(Record excerpts begins)

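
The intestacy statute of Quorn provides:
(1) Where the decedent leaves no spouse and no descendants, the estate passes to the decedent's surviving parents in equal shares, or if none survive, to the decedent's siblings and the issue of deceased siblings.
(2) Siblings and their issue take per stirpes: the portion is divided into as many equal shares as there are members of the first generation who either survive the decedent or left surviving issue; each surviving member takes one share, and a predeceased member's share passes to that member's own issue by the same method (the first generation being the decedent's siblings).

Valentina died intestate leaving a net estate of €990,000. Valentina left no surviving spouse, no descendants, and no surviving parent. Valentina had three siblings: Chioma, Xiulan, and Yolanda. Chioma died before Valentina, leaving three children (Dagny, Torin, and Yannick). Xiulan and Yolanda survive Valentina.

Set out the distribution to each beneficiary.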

(Record excerpts ends)

### Work request
Produce the records once again, exactly as they stand above.

### Reply
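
The intestacy statute of Quorn provides:
(1) Where the decedent leaves no spouse and no descendants, the estate passes to the decedent's surviving parents in equal shares, or if none survive, to the decedent's siblings and the issue of deceased siblings.
(2) Siblings and their issue take per stirpes: the portion is divided into as many equal shares as there are members of the first generation who either survive the decedent or left surviving issue; each surviving member takes one share, and a predeceased member's share passes to that member's own issue by the same method (the first generation being the decedent's siblings).

Valentina died intestate leaving a net estate of €990,000. Valentina left no surviving spouse, no descendants, and no surviving parent. Valentina had three siblings: Chioma, Xiulan, and Yolanda. Chioma died before Valentina, leaving three children (Dagny, Torin, and Yannick). Xiulan and Yolanda survive Valentina.

Set out the distribution to each beneficiary.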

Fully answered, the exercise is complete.